→ **What is being asked**
Please return the whole listing word for word.

Record set: Begin

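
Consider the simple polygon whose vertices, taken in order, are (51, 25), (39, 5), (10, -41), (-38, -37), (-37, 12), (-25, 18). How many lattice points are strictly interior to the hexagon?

4008

Using the shoelace formula, 2A = |(51·5 − 39·25) + (39·(-41) − 10·5) + (10·(-37) − (-38)·(-41)) + ((-38)·12 − (-37)·(-37)) + ((-37)·18 − (-25)·12) + ((-25)·25 − 51·18)| = 8031, so the area is 4015.5.
Summing gcd(|Δx|,|Δy|) over the edges gives the boundary count: gcd(12,20) + gcd(29,46) + gcd(48,4) + gcd(1,49) + gcd(12,6) + gcd(76,7) = 4+1+4+1+6+1 = 17.
By Pick's theorem A = I + B/2 − 1, so I = 4015.5 − 17/2 + 1 = 4008.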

Record set: End

→ **Expected answer**
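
Consider the simple polygon whose vertices, taken in order, are (51, 25), (39, 5), (10, -41), (-38, -37), (-37, 12), (-25, 18). How many lattice points are strictly interior to the hexagon?

4008

Using the shoelace formula, 2A = |(51·5 − 39·25) + (39·(-41) − 10·5) + (10·(-37) − (-38)·(-41)) + ((-38)·12 − (-37)·(-37)) + ((-37)·18 − (-25)·12) + ((-25)·25 − 51·18)| = 8031, so the area is 4015.5.
Summing gcd(|Δx|,|Δy|) over the edges gives the boundary count: gcd(12,20) + gcd(29,46) + gcd(48,4) + gcd(1,49) + gcd(12,6) + gcd(76,7) = 4+1+4+1+6+1 = 17.
By Pick's theorem A = I + B/2 − 1, so I = 4015.5 − 17/2 + 1 = 4008.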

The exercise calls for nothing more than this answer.